Among the entries that follow, find the lines holding "adjacency" and say how many there are, with no other words.

= = =

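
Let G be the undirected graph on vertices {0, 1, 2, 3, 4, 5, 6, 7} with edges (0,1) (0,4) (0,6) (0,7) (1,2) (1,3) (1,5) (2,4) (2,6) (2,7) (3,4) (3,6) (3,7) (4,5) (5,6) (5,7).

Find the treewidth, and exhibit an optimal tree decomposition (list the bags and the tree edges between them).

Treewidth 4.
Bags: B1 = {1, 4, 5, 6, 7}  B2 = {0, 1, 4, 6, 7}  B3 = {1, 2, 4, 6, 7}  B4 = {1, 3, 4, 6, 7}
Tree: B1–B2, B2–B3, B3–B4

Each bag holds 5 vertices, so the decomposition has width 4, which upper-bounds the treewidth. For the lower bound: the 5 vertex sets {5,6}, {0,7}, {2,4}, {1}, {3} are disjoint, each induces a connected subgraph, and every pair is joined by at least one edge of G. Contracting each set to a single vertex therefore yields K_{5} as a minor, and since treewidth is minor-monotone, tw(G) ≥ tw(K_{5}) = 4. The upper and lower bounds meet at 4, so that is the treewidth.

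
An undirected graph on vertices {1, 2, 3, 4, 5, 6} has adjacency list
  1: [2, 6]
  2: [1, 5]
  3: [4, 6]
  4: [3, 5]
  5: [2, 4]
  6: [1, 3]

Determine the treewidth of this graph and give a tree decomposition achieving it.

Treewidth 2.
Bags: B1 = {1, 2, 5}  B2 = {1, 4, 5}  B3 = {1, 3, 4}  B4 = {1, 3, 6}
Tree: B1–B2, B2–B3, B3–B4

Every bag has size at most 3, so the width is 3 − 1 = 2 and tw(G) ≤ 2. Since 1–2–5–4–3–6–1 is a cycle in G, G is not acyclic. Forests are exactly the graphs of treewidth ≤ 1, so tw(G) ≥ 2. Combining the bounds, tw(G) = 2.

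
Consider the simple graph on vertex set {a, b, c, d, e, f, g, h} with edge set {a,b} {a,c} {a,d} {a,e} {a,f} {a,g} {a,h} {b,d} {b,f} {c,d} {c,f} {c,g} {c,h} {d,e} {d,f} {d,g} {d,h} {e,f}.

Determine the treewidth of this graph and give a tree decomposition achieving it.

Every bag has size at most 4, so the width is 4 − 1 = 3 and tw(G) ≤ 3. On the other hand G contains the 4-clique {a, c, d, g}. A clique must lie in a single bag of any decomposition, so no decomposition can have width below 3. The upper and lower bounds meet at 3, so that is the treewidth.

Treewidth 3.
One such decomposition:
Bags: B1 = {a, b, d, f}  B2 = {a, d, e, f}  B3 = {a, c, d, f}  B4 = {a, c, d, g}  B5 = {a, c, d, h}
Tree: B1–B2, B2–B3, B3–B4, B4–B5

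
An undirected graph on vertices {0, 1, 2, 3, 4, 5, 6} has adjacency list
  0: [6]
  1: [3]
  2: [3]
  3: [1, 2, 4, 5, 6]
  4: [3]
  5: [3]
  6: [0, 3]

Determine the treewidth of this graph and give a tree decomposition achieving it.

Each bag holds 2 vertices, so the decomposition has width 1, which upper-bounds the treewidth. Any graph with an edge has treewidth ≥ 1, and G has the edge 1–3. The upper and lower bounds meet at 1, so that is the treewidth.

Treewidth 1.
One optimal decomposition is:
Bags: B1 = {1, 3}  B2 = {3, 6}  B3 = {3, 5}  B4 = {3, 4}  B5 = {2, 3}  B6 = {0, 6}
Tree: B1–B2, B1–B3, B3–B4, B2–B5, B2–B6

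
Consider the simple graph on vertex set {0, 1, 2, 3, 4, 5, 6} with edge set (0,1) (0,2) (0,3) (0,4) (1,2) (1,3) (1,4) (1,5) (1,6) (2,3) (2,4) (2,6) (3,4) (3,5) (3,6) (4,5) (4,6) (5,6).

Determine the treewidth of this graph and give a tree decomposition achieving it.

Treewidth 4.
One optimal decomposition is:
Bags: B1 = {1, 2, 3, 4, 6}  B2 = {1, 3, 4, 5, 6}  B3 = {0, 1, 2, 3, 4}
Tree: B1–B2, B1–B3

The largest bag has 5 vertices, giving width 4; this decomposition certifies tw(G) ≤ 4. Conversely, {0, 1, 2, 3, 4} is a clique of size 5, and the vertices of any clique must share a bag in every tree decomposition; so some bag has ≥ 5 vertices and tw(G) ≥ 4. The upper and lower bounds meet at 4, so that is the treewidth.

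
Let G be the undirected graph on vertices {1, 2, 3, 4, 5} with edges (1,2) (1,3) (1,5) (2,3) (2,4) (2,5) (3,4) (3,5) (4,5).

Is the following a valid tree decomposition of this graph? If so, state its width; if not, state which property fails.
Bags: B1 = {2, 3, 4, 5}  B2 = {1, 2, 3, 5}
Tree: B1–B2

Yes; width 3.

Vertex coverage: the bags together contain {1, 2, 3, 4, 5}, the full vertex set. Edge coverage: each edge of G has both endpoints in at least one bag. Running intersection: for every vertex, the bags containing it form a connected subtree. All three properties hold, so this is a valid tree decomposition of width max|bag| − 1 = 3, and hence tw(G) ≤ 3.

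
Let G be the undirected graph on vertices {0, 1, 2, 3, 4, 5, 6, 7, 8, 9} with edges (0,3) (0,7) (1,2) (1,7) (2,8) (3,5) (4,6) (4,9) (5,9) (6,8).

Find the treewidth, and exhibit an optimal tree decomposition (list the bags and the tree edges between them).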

= = =

● RESPONSE TO THE TASK
2